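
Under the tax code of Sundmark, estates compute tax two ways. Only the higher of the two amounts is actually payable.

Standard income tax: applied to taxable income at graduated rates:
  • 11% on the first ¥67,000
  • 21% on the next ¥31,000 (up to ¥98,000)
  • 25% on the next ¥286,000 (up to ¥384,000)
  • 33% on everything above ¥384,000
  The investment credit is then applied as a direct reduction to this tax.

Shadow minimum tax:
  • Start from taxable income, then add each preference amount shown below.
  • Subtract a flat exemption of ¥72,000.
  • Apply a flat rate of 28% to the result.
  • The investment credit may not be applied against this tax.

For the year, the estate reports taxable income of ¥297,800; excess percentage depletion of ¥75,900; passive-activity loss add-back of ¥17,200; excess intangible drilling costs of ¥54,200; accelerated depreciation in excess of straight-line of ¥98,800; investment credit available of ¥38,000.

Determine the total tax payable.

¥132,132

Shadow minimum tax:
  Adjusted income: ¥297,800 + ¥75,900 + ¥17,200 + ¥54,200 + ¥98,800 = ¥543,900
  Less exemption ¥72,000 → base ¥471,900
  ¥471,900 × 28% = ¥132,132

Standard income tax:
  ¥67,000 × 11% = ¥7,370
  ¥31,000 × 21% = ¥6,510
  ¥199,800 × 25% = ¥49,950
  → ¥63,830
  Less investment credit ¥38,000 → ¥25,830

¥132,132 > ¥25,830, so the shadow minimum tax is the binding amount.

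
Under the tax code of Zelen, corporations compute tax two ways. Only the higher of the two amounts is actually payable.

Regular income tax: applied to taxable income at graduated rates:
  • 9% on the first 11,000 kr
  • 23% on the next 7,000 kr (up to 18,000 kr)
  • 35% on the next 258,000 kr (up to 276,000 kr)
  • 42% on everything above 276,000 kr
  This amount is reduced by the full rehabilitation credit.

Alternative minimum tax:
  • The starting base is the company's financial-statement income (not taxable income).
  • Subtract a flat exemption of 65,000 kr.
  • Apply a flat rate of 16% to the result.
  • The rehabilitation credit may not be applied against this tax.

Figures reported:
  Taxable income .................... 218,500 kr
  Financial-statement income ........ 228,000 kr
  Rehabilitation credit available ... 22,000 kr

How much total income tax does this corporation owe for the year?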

---

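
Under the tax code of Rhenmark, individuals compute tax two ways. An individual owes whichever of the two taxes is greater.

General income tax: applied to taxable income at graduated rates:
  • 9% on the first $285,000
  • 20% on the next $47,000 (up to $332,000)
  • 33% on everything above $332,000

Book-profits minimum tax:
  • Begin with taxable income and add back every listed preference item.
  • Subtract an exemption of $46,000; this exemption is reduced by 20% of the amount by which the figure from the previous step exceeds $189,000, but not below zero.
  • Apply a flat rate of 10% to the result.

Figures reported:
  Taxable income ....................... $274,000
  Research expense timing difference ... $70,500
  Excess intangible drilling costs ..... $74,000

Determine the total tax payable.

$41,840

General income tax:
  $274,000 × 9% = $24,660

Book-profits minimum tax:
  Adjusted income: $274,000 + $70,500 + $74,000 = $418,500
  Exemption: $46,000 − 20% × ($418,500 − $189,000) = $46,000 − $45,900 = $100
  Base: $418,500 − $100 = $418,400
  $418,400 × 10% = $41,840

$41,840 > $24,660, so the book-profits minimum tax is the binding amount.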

**YOUR TASK:** Write out, from the lines above, only those from the line with "first 11,000 kr" to the line with "How much total", exactly as given, including the first and the last.

**EXERCISE ANSWER:**
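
  • 9% on the first 11,000 kr
  • 23% on the next 7,000 kr (up to 18,000 kr)
  • 35% on the next 258,000 kr (up to 276,000 kr)
  • 42% on everything above 276,000 kr
  This amount is reduced by the full rehabilitation credit.

Alternative minimum tax:
  • The starting base is the company's financial-statement income (not taxable income).
  • Subtract a flat exemption of 65,000 kr.
  • Apply a flat rate of 16% to the result.
  • The rehabilitation credit may not be applied against this tax.

Figures reported:
  Taxable income .................... 218,500 kr
  Financial-statement income ........ 228,000 kr
  Rehabilitation credit available ... 22,000 kr

How much total income tax does this corporation owe for the year?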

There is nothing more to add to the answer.